*** Materials provided ***

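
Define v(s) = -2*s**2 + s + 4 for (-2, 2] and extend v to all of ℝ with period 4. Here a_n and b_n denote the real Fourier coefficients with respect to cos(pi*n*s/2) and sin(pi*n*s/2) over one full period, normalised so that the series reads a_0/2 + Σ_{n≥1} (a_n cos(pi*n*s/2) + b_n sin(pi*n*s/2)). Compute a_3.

a_3 = 1/2 ∫_{-2}^{2} v(s) cos(3*pi*s/2) ds.
Integrating by parts twice (tabular method), an antiderivative of (-2*s**2 + s + 4) cos(3*pi*s/2) is -4*s**2*sin(3*pi*s/2)/(3*pi) + 2*s*sin(3*pi*s/2)/(3*pi) - 16*s*cos(3*pi*s/2)/(9*pi**2) + 32*sin(3*pi*s/2)/(27*pi**3) + 8*sin(3*pi*s/2)/(3*pi) + 4*cos(3*pi*s/2)/(9*pi**2); evaluating from -2 to 2: ∫_{-2}^{2} (-2*s**2 + s + 4) cos(3*pi*s/2) ds = (28/(9*pi**2)) - (-4/pi**2) = 64/(9*pi**2).
Hence a_3 = (1/2)·(64/(9*pi**2)) = 32/(9*pi**2).

32/(9*pi**2)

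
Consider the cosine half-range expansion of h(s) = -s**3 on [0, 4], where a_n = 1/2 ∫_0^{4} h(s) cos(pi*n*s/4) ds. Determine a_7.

384*(-4 + 49*pi**2)/(2401*pi**4)

a_7 = 1/2 ∫_0^{4} (-s**3) cos(7*pi*s/4) ds.
Integrating by parts three times (tabular method), an antiderivative of (-s**3) cos(7*pi*s/4) is -4*s**3*sin(7*pi*s/4)/(7*pi) - 48*s**2*cos(7*pi*s/4)/(49*pi**2) + 384*s*sin(7*pi*s/4)/(343*pi**3) + 1536*cos(7*pi*s/4)/(2401*pi**4); evaluating from 0 to 4: ∫_{0}^{4} (-s**3) cos(7*pi*s/4) ds = (768*(-2 + 49*pi**2)/(2401*pi**4)) - (1536/(2401*pi**4)) = 768*(-4 + 49*pi**2)/(2401*pi**4).
Hence a_7 = (1/2)·(768*(-4 + 49*pi**2)/(2401*pi**4)) = 384*(-4 + 49*pi**2)/(2401*pi**4).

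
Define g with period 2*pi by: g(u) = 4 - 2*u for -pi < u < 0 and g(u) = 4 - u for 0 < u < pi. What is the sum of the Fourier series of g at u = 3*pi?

pi/2 + 4

u = 3*pi differs from u = -pi by 2 full period(s), and the series is 2*pi-periodic.
At u = -pi the one-sided limits are g(-pi^-) = 4 - pi and g(-pi^+) = 4 + 2*pi.
By Dirichlet's theorem the series converges to their average, [(4 - pi) + (4 + 2*pi)]/2 = pi/2 + 4.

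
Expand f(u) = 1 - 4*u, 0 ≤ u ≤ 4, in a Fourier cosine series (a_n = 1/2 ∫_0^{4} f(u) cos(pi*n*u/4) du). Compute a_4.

a_4 = 1/2 ∫_0^{4} (1 - 4*u) cos(pi*u) du.
Integrating by parts (boundary term plus one more integral), an antiderivative of (1 - 4*u) cos(pi*u) is -4*u*sin(pi*u)/pi + sin(pi*u)/pi - 4*cos(pi*u)/pi**2; evaluating from 0 to 4: ∫_{0}^{4} (1 - 4*u) cos(pi*u) du = (-4/pi**2) - (-4/pi**2) = 0.
Hence a_4 = (1/2)·(0) = 0.

0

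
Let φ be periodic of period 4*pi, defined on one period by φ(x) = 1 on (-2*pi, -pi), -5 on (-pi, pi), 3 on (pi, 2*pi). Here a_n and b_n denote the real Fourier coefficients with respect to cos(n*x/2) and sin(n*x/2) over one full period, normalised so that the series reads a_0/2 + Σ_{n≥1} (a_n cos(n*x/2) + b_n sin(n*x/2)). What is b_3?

b_3 = (1/(2*pi)) ∫_{-2*pi}^{2*pi} φ(x) sin(3*x/2) dx.
Split the integral at the breakpoints.
Directly, an antiderivative of (1) sin(3*x/2) is -2*cos(3*x/2)/3; evaluating from -2*pi to -pi: ∫_{-2*pi}^{-pi} (1) sin(3*x/2) dx = (0) - (2/3) = -2/3.
Directly, an antiderivative of (-5) sin(3*x/2) is 10*cos(3*x/2)/3; evaluating from -pi to pi: ∫_{-pi}^{pi} (-5) sin(3*x/2) dx = (0) - (0) = 0.
Directly, an antiderivative of (3) sin(3*x/2) is -2*cos(3*x/2); evaluating from pi to 2*pi: ∫_{pi}^{2*pi} (3) sin(3*x/2) dx = (2) - (0) = 2.
Summing the pieces and multiplying by (1/(2*pi)) gives b_3 = 2/(3*pi).

2/(3*pi)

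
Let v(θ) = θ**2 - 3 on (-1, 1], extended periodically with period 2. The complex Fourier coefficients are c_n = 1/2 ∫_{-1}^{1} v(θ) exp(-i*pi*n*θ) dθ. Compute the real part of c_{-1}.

-2/pi**2

Since v is real-valued, Re(c_{-1}) = 1/2 ∫_{-1}^{1} v(θ) cos(-pi*θ) dθ = a_{1}/2.
v is even and cos(-pi*θ) is even, so the integrand is even: ∫_{-1}^{1} v(θ) cos(-pi*θ) dθ = 2∫_0^{1} v(θ) cos(-pi*θ) dθ.
Integrating by parts twice (tabular method), an antiderivative of (θ**2 - 3) cos(-pi*θ) is θ**2*sin(pi*θ)/pi + 2*θ*cos(pi*θ)/pi**2 - 3*sin(pi*θ)/pi - 2*sin(pi*θ)/pi**3; evaluating from 0 to 1: ∫_{0}^{1} (θ**2 - 3) cos(-pi*θ) dθ = (-2/pi**2) - (0) = -2/pi**2.
So ∫_{-1}^{1} v(θ) cos(-pi*θ) dθ = -4/pi**2.
Hence Re(c_{-1}) = (1/2)·(-4/pi**2) = -2/pi**2.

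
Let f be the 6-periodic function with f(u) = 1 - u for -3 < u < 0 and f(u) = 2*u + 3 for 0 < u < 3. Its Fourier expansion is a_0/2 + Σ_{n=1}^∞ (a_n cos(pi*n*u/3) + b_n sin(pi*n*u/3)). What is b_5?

b_5 = 1/3 ∫_{-3}^{3} f(u) sin(5*pi*u/3) du.
Split the integral at the breakpoints.
Integrating by parts (boundary term plus one more integral), an antiderivative of (1 - u) sin(5*pi*u/3) is 3*u*cos(5*pi*u/3)/(5*pi) - 9*sin(5*pi*u/3)/(25*pi**2) - 3*cos(5*pi*u/3)/(5*pi); evaluating from -3 to 0: ∫_{-3}^{0} (1 - u) sin(5*pi*u/3) du = (-3/(5*pi)) - (12/(5*pi)) = -3/pi.
Integrating by parts (boundary term plus one more integral), an antiderivative of (2*u + 3) sin(5*pi*u/3) is -6*u*cos(5*pi*u/3)/(5*pi) + 18*sin(5*pi*u/3)/(25*pi**2) - 9*cos(5*pi*u/3)/(5*pi); evaluating from 0 to 3: ∫_{0}^{3} (2*u + 3) sin(5*pi*u/3) du = (27/(5*pi)) - (-9/(5*pi)) = 36/(5*pi).
Summing the pieces and multiplying by (1/3) gives b_5 = 7/(5*pi).

7/(5*pi)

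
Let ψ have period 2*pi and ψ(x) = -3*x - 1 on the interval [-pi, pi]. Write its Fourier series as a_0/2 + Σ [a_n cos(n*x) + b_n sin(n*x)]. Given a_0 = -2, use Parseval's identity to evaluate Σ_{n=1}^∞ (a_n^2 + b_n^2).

6*pi**2

Parseval: a_0^2/2 + Σ_{n≥1} (a_n^2+b_n^2) = 1/pi ∫_{-pi}^{pi} ψ(x)^2 dx = 2 + 6*pi**2.
Subtract a_0^2/2 = 2: Σ (a_n^2+b_n^2) = 6*pi**2.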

***

• **Task objective**
The answer must be the line containing "Let ψ have period" and every line after it to the end of the data, exactly as written.

• **Response to this task**
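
Let ψ have period 2*pi and ψ(x) = -3*x - 1 on the interval [-pi, pi]. Write its Fourier series as a_0/2 + Σ [a_n cos(n*x) + b_n sin(n*x)]. Given a_0 = -2, use Parseval's identity to evaluate Σ_{n=1}^∞ (a_n^2 + b_n^2).

6*pi**2

Parseval: a_0^2/2 + Σ_{n≥1} (a_n^2+b_n^2) = 1/pi ∫_{-pi}^{pi} ψ(x)^2 dx = 2 + 6*pi**2.
Subtract a_0^2/2 = 2: Σ (a_n^2+b_n^2) = 6*pi**2.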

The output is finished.